Only lines holding "siting" are needed; copy each of them from the data below.
_____
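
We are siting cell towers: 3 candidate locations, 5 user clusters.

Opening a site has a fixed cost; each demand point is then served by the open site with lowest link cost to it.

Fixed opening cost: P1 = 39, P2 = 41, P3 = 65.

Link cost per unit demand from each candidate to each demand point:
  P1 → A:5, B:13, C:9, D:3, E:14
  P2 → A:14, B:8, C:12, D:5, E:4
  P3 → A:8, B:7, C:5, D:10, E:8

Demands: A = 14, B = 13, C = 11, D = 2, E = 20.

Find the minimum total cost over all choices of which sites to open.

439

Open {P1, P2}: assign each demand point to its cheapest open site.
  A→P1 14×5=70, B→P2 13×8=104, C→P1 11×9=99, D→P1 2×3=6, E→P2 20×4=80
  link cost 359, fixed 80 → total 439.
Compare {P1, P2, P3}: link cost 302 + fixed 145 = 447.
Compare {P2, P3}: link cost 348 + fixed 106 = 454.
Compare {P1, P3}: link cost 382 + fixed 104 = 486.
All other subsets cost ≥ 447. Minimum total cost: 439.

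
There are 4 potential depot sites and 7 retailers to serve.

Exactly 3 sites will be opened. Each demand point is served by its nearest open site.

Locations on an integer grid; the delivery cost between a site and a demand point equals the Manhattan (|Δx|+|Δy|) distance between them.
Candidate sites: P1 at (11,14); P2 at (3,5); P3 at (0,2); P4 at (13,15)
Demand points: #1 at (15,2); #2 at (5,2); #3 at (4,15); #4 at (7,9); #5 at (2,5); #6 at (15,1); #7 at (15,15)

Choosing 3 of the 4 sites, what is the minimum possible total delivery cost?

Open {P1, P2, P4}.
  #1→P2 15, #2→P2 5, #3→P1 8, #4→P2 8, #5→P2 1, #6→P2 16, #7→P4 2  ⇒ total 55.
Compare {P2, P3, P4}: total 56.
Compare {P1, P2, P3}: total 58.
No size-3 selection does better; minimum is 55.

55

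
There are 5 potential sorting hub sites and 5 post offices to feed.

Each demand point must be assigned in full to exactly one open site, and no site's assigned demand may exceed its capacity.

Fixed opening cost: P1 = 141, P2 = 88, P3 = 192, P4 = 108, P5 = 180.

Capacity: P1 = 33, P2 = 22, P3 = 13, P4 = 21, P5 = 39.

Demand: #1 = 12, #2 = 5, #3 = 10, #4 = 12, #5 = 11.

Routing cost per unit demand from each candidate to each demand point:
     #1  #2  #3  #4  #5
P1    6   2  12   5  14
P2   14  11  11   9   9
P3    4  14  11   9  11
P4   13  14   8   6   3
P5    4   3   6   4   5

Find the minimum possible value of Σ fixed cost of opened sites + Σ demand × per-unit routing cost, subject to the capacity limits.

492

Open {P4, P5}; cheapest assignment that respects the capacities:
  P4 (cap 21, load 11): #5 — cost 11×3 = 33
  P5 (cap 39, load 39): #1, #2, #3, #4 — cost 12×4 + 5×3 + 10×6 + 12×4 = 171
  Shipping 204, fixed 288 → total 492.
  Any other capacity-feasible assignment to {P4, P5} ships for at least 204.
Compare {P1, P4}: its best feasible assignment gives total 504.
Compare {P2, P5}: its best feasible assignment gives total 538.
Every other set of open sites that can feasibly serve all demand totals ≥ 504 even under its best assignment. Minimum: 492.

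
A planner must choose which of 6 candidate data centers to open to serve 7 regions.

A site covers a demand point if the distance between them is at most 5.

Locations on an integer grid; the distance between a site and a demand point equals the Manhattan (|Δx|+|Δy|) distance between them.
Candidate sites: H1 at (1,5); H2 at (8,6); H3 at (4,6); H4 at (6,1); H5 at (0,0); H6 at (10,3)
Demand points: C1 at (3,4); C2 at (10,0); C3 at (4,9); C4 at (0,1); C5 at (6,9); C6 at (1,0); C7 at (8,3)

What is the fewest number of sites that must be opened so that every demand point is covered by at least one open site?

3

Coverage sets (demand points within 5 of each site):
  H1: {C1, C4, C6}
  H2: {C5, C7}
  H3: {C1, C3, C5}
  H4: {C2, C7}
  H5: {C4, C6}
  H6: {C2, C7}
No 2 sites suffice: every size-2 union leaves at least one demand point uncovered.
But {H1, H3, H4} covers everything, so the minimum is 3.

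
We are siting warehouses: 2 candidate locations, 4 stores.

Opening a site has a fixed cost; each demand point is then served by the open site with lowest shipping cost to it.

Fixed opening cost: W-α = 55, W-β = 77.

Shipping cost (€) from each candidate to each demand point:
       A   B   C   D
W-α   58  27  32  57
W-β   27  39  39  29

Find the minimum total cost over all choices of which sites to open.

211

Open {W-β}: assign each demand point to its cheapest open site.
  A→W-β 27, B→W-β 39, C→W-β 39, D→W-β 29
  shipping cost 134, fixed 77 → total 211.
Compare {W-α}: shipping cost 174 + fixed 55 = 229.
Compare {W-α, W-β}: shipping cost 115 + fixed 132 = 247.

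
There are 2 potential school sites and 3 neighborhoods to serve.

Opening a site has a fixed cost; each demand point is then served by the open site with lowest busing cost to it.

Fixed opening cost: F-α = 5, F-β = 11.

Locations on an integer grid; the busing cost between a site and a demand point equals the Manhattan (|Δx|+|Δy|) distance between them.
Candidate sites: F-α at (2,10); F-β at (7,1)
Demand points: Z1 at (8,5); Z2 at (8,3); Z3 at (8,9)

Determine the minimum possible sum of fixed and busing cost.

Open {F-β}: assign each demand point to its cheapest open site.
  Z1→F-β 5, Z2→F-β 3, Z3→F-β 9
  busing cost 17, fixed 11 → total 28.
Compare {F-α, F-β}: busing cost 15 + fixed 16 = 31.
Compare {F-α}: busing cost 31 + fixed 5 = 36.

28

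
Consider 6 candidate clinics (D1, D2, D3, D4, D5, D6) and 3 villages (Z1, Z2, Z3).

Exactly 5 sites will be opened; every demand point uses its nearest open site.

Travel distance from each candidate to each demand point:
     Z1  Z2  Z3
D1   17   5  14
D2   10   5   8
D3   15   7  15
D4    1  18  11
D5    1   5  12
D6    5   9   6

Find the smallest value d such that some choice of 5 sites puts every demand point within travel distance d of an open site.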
_____
> **ANSWER SECTION**
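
We are siting cell towers: 3 candidate locations, 5 user clusters.
We are siting warehouses: 2 candidate locations, 4 stores.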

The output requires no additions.